---- Available data

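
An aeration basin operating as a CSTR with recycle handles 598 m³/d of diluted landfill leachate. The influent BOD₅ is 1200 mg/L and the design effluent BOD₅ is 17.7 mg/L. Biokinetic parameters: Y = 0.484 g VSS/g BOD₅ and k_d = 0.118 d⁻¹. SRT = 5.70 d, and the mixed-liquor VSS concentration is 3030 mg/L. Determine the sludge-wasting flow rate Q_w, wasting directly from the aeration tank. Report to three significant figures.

Rearranging the biomass balance for a CMAS with decay, V = Y·Q·ΔS·θ_c / [X·(1+k_d θ_c)] = 0.484 × 598 × (1200 − 17.7) × 5.70 / [3030 × (1 + 0.118 × 5.70)] = 1.95×10^6 / 5068 = 384.9 m³.
Wasting from the aeration tank: Q_w = V / θ_c = 384.9 / 5.70 = 67.52 m³/d.

Q_w ≈ 67.5 m³/d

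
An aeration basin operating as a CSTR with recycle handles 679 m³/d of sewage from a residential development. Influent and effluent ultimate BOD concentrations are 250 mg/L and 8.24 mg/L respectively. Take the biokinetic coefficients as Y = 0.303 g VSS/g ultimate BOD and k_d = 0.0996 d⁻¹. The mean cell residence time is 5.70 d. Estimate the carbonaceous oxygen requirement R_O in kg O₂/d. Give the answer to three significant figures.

Observed yield with endogenous decay: Y_obs = Y / (1 + k_d·θ_c) = 0.303 / (1 + 0.0996 × 5.70) = 0.303 / 1.568 = 0.1933 g VSS/g ultimate BOD.
Q·(S₀ − S) = 679 × (250 − 8.24) × 10⁻³ = 164.2 kg/d removed.
Net sludge production P_X = 0.1933 × 164.2 = 31.73 kg VSS/d.
R_O = Q·ΔS − 1.42 P_X = 164.2 − 45.05 = 119.1 kg O₂/d.

R_O ≈ 119 kg O₂/d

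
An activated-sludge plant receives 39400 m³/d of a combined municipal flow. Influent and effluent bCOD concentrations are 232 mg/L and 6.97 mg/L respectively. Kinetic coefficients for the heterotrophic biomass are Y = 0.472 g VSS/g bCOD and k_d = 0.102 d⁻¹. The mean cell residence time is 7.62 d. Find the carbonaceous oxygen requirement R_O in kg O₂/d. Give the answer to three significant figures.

R_O ≈ 5520 kg O₂/d

Correct the yield for decay: Y_obs = Y/(1 + k_d θ_c) = 0.472 / (1 + 0.102 × 7.62) = 0.472 / 1.777 = 0.2656.
Q·(S₀ − S) = 39400 × (232 − 6.97) × 10⁻³ = 8866 kg/d removed.
P_X = Y_obs·Q·(S₀ − S) = 0.2656 × 8866 = 2355 kg VSS/d.
R_O = Q·(S₀ − S) − 1.42·P_X = 8866 − 1.42 × 2355 = 5523 kg O₂/d.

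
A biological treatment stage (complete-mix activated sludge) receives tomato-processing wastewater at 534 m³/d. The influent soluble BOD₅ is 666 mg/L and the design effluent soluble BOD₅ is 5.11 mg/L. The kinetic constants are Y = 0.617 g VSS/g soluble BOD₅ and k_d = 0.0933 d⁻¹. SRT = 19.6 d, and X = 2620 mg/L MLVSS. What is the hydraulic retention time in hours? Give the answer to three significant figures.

Steady-state biomass mass balance: V·X·(1 + k_d·θ_c) = Y·Q·(S₀ − S)·θ_c, so V = 0.617 × 534 × (666 − 5.11) × 19.6 / [2620 × (1 + 0.0933 × 19.6)] = 4.27×10^6 / 7411 = 575.9 m³.
HRT = V/Q = 575.9 m³ / 534 m³·d⁻¹ = 1.078 d × 24 = 25.88 h.

τ ≈ 25.9 h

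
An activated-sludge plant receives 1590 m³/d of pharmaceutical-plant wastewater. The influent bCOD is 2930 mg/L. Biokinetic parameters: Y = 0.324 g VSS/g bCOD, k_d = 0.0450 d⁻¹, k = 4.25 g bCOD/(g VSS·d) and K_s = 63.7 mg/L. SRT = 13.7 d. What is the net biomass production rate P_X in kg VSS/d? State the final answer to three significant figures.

P_X ≈ 932 kg VSS/d

Effluent substrate depends only on kinetics and SRT: S = K_s(1 + k_d θ_c) / [θ_c(Yk − k_d) − 1] = 63.7 × (1 + 0.0450 × 13.7) / [13.7 × (0.324 × 4.25 − 0.0450) − 1] = 103.0 / 17.25 = 5.970 mg/L.
Correct the yield for decay: Y_obs = Y/(1 + k_d θ_c) = 0.324 / (1 + 0.0450 × 13.7) = 0.324 / 1.616 = 0.2004.
Mass of bCOD removed per day: Q(S₀ − S) = 1590 × 2924 g/m³ = 4649 kg/d.
Net biomass production P_X = Y_obs × Q·(S₀ − S) = 0.2004 × 4649 = 931.9 kg VSS/d.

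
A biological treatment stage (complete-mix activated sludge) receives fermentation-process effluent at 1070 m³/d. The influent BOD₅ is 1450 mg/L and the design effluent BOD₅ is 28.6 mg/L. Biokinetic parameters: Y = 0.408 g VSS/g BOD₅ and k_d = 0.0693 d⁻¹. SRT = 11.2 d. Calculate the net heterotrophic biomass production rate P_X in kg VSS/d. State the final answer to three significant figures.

Y_obs = Y / (1 + k_d θ_c) = 0.408 / (1 + 0.0693 × 11.2) = 0.408 / 1.776 = 0.2297.
Substrate removed = Q·(S₀ − S) = 1070 m³/d × (1450 − 28.6) g/m³ = 1.52×10^6 g/d = 1521 kg/d.
Net biomass production P_X = Y_obs × Q·(S₀ − S) = 0.2297 × 1521 = 349.4 kg VSS/d.

P_X ≈ 349 kg VSS/d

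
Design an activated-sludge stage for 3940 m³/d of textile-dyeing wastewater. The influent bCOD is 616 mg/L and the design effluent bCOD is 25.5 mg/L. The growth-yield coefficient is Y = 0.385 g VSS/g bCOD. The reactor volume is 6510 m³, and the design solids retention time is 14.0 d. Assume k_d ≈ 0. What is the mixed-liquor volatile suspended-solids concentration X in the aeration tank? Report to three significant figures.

X ≈ 1930 mg/L

Without decay, X = Y Q (S₀−S) θ_c / V = 0.385 × 3940 × (616 − 25.5) × 14.0 / 6510 = 1926 mg/L.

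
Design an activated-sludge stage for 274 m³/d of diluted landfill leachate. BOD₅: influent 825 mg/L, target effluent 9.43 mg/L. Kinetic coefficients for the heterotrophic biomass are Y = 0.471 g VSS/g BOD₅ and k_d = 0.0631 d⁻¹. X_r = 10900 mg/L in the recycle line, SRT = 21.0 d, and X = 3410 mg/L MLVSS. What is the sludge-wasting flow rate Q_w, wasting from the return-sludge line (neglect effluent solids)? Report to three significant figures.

Q_w ≈ 4.15 m³/d

Steady-state biomass mass balance: V·X·(1 + k_d·θ_c) = Y·Q·(S₀ − S)·θ_c, so V = 0.471 × 274 × (825 − 9.43) × 21.0 / [3410 × (1 + 0.0631 × 21.0)] = 2.21×10^6 / 7929 = 278.8 m³.
Wasting from the return line (neglecting effluent solids): Q_w = V·X / (θ_c·X_r) = 278.8 × 3410 / (21.0 × 10900) = 4.153 m³/d.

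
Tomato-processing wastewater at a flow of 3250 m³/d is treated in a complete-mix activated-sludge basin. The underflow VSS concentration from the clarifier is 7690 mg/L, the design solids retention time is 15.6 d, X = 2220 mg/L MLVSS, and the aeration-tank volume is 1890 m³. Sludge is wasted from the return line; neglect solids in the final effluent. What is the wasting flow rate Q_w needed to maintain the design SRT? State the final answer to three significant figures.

Q_w = (V·X)/(θ_c X_r) = 1890 × 2220 / (15.6 × 7690) = 34.98 m³/d.

Q_w ≈ 35.0 m³/d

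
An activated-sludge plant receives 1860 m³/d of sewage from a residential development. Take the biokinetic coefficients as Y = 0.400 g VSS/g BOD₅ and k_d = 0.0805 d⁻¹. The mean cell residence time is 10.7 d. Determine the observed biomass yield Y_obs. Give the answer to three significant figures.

Observed yield with endogenous decay: Y_obs = Y / (1 + k_d·θ_c) = 0.400 / (1 + 0.0805 × 10.7) = 0.400 / 1.861 = 0.2149 g VSS/g BOD₅.

Y_obs ≈ 0.215 g VSS/g BOD₅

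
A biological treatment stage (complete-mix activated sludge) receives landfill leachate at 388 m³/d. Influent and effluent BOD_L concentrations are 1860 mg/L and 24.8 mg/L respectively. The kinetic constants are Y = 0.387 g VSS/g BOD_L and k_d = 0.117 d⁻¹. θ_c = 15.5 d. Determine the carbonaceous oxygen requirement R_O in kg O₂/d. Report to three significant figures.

R_O ≈ 573 kg O₂/d

The observed yield is Y_obs = Y/(1 + k_d·θ_c) = 0.387 / (1 + 0.117 × 15.5) = 0.387 / 2.814 = 0.1376 g VSS per g BOD_L removed.
Q·(S₀ − S) = 388 × (1860 − 24.8) × 10⁻³ = 712.1 kg/d removed.
Biomass synthesised: P_X = Y_obs × 712.1 = 97.94 kg VSS/d.
R_O = Q·(S₀ − S) − 1.42·P_X = 712.1 − 1.42 × 97.94 = 573.0 kg O₂/d.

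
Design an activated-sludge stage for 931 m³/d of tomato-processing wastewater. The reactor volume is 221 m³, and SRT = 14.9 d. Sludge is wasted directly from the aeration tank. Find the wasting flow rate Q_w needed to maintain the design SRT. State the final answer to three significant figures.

For wasting at MLVSS concentration, Q_w = V/θ_c = 221.0/14.9 = 14.83 m³/d.

Q_w ≈ 14.8 m³/d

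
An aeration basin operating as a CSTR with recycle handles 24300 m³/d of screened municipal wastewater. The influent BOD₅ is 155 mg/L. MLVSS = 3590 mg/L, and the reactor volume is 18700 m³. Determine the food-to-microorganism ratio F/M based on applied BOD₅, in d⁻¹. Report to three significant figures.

F/M = Q·S₀ / (V·X) = 24300 × 155 / (18700 × 3590) = 0.05611 g BOD₅·(g VSS·d)⁻¹.

F/M ≈ 0.0561 d⁻¹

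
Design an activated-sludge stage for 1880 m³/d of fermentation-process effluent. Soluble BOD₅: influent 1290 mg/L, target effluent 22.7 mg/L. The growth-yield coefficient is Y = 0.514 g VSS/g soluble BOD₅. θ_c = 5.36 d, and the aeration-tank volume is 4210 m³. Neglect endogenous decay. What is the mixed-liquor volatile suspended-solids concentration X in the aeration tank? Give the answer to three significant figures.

X ≈ 1560 mg/L

Without decay, X = Y Q (S₀−S) θ_c / V = 0.514 × 1880 × (1290 − 22.7) × 5.36 / 4210 = 1559 mg/L.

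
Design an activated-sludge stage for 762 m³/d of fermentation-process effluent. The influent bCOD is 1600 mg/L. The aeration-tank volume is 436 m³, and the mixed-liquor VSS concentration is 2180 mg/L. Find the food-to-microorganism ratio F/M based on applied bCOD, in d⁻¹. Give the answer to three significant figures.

F/M ≈ 1.28 d⁻¹

F/M = Q·S₀ / (V·X) = 762 × 1600 / (436.0 × 2180) = 1.283 g bCOD·(g VSS·d)⁻¹.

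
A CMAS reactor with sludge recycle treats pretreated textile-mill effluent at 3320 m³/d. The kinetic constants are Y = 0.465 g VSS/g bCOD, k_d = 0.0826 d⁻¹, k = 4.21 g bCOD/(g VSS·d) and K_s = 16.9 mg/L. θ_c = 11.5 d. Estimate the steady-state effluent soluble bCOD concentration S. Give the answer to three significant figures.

For a completely mixed reactor with recycle the Lawrence–McCarty relation gives S = K_s·(1 + k_d·θ_c) / [θ_c·(Y·k − k_d) − 1] = 16.9 × (1 + 0.0826 × 11.5) / [11.5 × (0.465 × 4.21 − 0.0826) − 1] = 32.95 / 20.56 = 1.603 mg/L.

S ≈ 1.60 mg/L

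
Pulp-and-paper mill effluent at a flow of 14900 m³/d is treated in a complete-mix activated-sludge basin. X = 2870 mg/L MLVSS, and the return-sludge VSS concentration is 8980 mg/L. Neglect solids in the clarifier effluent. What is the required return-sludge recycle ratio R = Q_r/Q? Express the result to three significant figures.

Solids balance on the clarifier gives (1+R)X = R·X_r, so R = X/(X_r − X) = 2870 / (8980 − 2870) = 0.4697.

R ≈ 0.470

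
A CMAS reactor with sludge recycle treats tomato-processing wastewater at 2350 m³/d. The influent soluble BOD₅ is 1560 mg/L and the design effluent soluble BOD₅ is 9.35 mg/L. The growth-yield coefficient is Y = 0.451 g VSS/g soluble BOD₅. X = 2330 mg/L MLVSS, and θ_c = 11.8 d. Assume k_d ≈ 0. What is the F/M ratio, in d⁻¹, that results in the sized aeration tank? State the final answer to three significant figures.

With k_d = 0 the design equation reduces to V = Y Q (S₀−S) θ_c / X = 0.451 × 2350 × (1560 − 9.35) × 11.8 / 2330 = 8323 m³.
Food-to-microorganism ratio F/M = Q S₀ / (V X) = 2350 × 1560 / (8323 × 2330) = 0.1890 d⁻¹.

F/M ≈ 0.189 d⁻¹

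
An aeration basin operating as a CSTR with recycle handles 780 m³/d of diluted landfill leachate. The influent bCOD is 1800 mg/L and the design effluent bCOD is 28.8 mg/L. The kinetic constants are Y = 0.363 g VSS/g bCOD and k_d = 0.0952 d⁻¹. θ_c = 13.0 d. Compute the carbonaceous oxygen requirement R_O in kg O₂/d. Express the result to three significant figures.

R_O ≈ 1060 kg O₂/d

Correct the yield for decay: Y_obs = Y/(1 + k_d θ_c) = 0.363 / (1 + 0.0952 × 13.0) = 0.363 / 2.238 = 0.1622.
Substrate removed = Q·(S₀ − S) = 780 m³/d × (1800 − 28.8) g/m³ = 1.38×10^6 g/d = 1382 kg/d.
P_X = Y_obs·Q·(S₀ − S) = 0.1622 × 1382 = 224.1 kg VSS/d.
R_O = Q·(S₀ − S) − 1.42·P_X = 1382 − 1.42 × 224.1 = 1063 kg O₂/d.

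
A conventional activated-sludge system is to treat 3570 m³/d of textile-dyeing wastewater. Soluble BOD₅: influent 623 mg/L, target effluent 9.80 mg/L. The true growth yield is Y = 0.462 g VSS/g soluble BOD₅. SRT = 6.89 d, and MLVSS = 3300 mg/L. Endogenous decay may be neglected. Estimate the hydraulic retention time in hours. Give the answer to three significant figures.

τ ≈ 14.2 h

With k_d = 0 the design equation reduces to V = Y Q (S₀−S) θ_c / X = 0.462 × 3570 × (623 − 9.80) × 6.89 / 3300 = 2112 m³.
HRT = V/Q = 2112 m³ / 3570 m³·d⁻¹ = 0.5915 d × 24 = 14.20 h.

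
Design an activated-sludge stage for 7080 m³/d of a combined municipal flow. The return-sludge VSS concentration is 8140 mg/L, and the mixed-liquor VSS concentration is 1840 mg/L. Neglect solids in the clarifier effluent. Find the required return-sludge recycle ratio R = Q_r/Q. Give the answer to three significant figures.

R ≈ 0.292

R = Q_r/Q = X/(X_r − X) = 1840 / (8140 − 1840) = 0.2921.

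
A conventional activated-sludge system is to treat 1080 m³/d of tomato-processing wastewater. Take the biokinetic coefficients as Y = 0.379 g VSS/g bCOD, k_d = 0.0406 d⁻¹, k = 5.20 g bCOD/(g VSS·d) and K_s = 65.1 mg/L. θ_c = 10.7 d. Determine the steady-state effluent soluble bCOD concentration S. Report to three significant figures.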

--------

Exercise description:
Write the lines out again exactly, from the one containing "A conventional activated-sludge system is to treat 3570" through the last line of the records, and include no other lines.

Output for this task:
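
A conventional activated-sludge system is to treat 3570 m³/d of textile-dyeing wastewater. Soluble BOD₅: influent 623 mg/L, target effluent 9.80 mg/L. The true growth yield is Y = 0.462 g VSS/g soluble BOD₅. SRT = 6.89 d, and MLVSS = 3300 mg/L. Endogenous decay may be neglected. Estimate the hydraulic retention time in hours. Give the answer to three significant figures.

τ ≈ 14.2 h

With k_d = 0 the design equation reduces to V = Y Q (S₀−S) θ_c / X = 0.462 × 3570 × (623 − 9.80) × 6.89 / 3300 = 2112 m³.
HRT = V/Q = 2112 m³ / 3570 m³·d⁻¹ = 0.5915 d × 24 = 14.20 h.

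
Design an activated-sludge stage for 7080 m³/d of a combined municipal flow. The return-sludge VSS concentration is 8140 mg/L, and the mixed-liquor VSS concentration is 1840 mg/L. Neglect solids in the clarifier effluent. Find the required return-sludge recycle ratio R = Q_r/Q. Give the answer to three significant figures.

R ≈ 0.292

R = Q_r/Q = X/(X_r − X) = 1840 / (8140 − 1840) = 0.2921.

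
A conventional activated-sludge system is to treat 1080 m³/d of tomato-processing wastewater. Take the biokinetic coefficients as Y = 0.379 g VSS/g bCOD, k_d = 0.0406 d⁻¹, k = 5.20 g bCOD/(g VSS·d) and K_s = 65.1 mg/L. θ_c = 10.7 d. Determine the steady-state effluent soluble bCOD concentration S. Report to three significant figures.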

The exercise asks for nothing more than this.